Please repeat the data exactly, leaving nothing out.

Dataset records
■ ■ ■

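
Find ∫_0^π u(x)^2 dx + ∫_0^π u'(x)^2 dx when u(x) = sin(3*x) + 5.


||u||_{H^1(0,π)}^2 = 20/3 + 30*π

u'(x) = 3*cos(3*x).
Expand u² and (u')² and integrate term by term on (0, π), using: for integers n ≥ 1, ∫_0^π sin²(nx) dx = ∫_0^π cos²(nx) dx = π/2; for n ≠ n', ∫_0^π sin(nx)sin(n'x) dx = ∫_0^π cos(nx)cos(n'x) dx = 0; and by product-to-sum, ∫_0^π sin(nx)cos(n'x) dx = ½∫_0^π [sin((n+n')x) + sin((n−n')x)] dx, which is 0 when n+n' is even and 2n/(n²−n'²) when n+n' is odd (it need not vanish on (0, π)). For the constant mode: ∫_0^π 1 dx = π, ∫_0^π cos(nx) dx = 0, ∫_0^π sin(nx) dx = (1−(−1)^n)/n.
  u² squared terms: (5)²·∫1 dx = 25·π = 25*π;  (1)²·∫sin(3x)² dx = 1·π/2 = π/2.
  u² cross terms: 2·(5)·(1)·∫1·sin(3x) dx = 10·(2/3) = 20/3.
  So ∫_0^π u² dx = 25*π + π/2 + 20/3 = 20/3 + 51*π/2.
  (u')² squared terms: (3)²·∫cos(3x)² dx = 9·π/2 = 9*π/2.
  So ∫_0^π (u')² dx = 9*π/2.
||u||_{H^1}^2 = (20/3 + 51*π/2) + (9*π/2) = 20/3 + 30*π.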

■ ■ ■

TASK RESULT:
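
Find ∫_0^π u(x)^2 dx + ∫_0^π u'(x)^2 dx when u(x) = sin(3*x) + 5.


||u||_{H^1(0,π)}^2 = 20/3 + 30*π

u'(x) = 3*cos(3*x).
Expand u² and (u')² and integrate term by term on (0, π), using: for integers n ≥ 1, ∫_0^π sin²(nx) dx = ∫_0^π cos²(nx) dx = π/2; for n ≠ n', ∫_0^π sin(nx)sin(n'x) dx = ∫_0^π cos(nx)cos(n'x) dx = 0; and by product-to-sum, ∫_0^π sin(nx)cos(n'x) dx = ½∫_0^π [sin((n+n')x) + sin((n−n')x)] dx, which is 0 when n+n' is even and 2n/(n²−n'²) when n+n' is odd (it need not vanish on (0, π)). For the constant mode: ∫_0^π 1 dx = π, ∫_0^π cos(nx) dx = 0, ∫_0^π sin(nx) dx = (1−(−1)^n)/n.
  u² squared terms: (5)²·∫1 dx = 25·π = 25*π;  (1)²·∫sin(3x)² dx = 1·π/2 = π/2.
  u² cross terms: 2·(5)·(1)·∫1·sin(3x) dx = 10·(2/3) = 20/3.
  So ∫_0^π u² dx = 25*π + π/2 + 20/3 = 20/3 + 51*π/2.
  (u')² squared terms: (3)²·∫cos(3x)² dx = 9·π/2 = 9*π/2.
  So ∫_0^π (u')² dx = 9*π/2.
||u||_{H^1}^2 = (20/3 + 51*π/2) + (9*π/2) = 20/3 + 30*π.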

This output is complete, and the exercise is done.